Every line of the material must be copied exactly.
◇ ◇ ◇
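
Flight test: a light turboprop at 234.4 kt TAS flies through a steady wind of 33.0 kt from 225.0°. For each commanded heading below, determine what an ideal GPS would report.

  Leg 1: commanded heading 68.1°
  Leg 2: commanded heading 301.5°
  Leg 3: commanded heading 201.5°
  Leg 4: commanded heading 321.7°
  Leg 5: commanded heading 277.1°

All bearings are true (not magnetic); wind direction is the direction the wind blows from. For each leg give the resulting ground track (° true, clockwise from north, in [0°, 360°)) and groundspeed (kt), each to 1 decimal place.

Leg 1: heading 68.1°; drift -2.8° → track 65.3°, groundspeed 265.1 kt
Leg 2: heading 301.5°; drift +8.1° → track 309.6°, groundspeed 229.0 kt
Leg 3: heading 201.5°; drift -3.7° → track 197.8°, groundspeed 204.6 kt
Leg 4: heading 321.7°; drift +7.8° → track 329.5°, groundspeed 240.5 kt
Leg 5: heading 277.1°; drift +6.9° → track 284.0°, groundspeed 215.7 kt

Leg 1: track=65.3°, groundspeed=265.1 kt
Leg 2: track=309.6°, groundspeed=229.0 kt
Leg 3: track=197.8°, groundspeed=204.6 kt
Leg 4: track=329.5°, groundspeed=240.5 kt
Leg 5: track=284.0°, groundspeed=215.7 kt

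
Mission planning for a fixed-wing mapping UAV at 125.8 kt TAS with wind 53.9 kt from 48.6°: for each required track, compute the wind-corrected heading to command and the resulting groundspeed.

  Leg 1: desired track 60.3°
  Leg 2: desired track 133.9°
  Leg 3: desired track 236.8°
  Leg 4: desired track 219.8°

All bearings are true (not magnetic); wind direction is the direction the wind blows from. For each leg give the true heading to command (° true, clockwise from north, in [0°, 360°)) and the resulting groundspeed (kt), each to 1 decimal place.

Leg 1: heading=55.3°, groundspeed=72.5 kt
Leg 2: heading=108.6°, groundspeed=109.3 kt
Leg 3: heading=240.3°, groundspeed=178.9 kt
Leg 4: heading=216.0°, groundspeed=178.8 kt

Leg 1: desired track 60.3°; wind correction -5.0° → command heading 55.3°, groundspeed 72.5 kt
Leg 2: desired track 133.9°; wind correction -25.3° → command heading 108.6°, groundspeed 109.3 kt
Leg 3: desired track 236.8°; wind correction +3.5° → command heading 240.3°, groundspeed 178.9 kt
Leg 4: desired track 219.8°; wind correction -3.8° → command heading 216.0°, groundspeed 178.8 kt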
◇ ◇ ◇
• [Result below]:
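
Flight test: a light turboprop at 234.4 kt TAS flies through a steady wind of 33.0 kt from 225.0°. For each commanded heading below, determine what an ideal GPS would report.

  Leg 1: commanded heading 68.1°
  Leg 2: commanded heading 301.5°
  Leg 3: commanded heading 201.5°
  Leg 4: commanded heading 321.7°
  Leg 5: commanded heading 277.1°

All bearings are true (not magnetic); wind direction is the direction the wind blows from. For each leg give the resulting ground track (° true, clockwise from north, in [0°, 360°)) and groundspeed (kt), each to 1 decimal place.

Leg 1: heading 68.1°; drift -2.8° → track 65.3°, groundspeed 265.1 kt
Leg 2: heading 301.5°; drift +8.1° → track 309.6°, groundspeed 229.0 kt
Leg 3: heading 201.5°; drift -3.7° → track 197.8°, groundspeed 204.6 kt
Leg 4: heading 321.7°; drift +7.8° → track 329.5°, groundspeed 240.5 kt
Leg 5: heading 277.1°; drift +6.9° → track 284.0°, groundspeed 215.7 kt

Leg 1: track=65.3°, groundspeed=265.1 kt
Leg 2: track=309.6°, groundspeed=229.0 kt
Leg 3: track=197.8°, groundspeed=204.6 kt
Leg 4: track=329.5°, groundspeed=240.5 kt
Leg 5: track=284.0°, groundspeed=215.7 kt

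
Mission planning for a fixed-wing mapping UAV at 125.8 kt TAS with wind 53.9 kt from 48.6°: for each required track, compute the wind-corrected heading to command and the resulting groundspeed.

  Leg 1: desired track 60.3°
  Leg 2: desired track 133.9°
  Leg 3: desired track 236.8°
  Leg 4: desired track 219.8°

All bearings are true (not magnetic); wind direction is the direction the wind blows from. For each leg give the true heading to command (° true, clockwise from north, in [0°, 360°)) and the resulting groundspeed (kt), each to 1 decimal place.

Leg 1: heading=55.3°, groundspeed=72.5 kt
Leg 2: heading=108.6°, groundspeed=109.3 kt
Leg 3: heading=240.3°, groundspeed=178.9 kt
Leg 4: heading=216.0°, groundspeed=178.8 kt

Leg 1: desired track 60.3°; wind correction -5.0° → command heading 55.3°, groundspeed 72.5 kt
Leg 2: desired track 133.9°; wind correction -25.3° → command heading 108.6°, groundspeed 109.3 kt
Leg 3: desired track 236.8°; wind correction +3.5° → command heading 240.3°, groundspeed 178.9 kt
Leg 4: desired track 219.8°; wind correction -3.8° → command heading 216.0°, groundspeed 178.8 kt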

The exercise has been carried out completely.